=== DATASET EXCERPTS ===

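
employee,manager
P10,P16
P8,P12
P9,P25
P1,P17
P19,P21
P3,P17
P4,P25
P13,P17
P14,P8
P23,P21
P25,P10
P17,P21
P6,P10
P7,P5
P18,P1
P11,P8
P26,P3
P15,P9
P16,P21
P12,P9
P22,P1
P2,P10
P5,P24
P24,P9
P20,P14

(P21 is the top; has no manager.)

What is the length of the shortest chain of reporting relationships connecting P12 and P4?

3

P12 is 2 levels below P25, and P4 is 1 level below P25 (their lowest common manager). The shortest path runs up from P12 to P25 and back down to P4: 2 + 1 = 3 links.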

===

▸ WHAT IS BEING ASKED: Exactly as shown, give every record again.

▸ FINISHED EXERCISE:
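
employee,manager
P10,P16
P8,P12
P9,P25
P1,P17
P19,P21
P3,P17
P4,P25
P13,P17
P14,P8
P23,P21
P25,P10
P17,P21
P6,P10
P7,P5
P18,P1
P11,P8
P26,P3
P15,P9
P16,P21
P12,P9
P22,P1
P2,P10
P5,P24
P24,P9
P20,P14

(P21 is the top; has no manager.)

What is the length of the shortest chain of reporting relationships connecting P12 and P4?

3

P12 is 2 levels below P25, and P4 is 1 level below P25 (their lowest common manager). The shortest path runs up from P12 to P25 and back down to P4: 2 + 1 = 3 links.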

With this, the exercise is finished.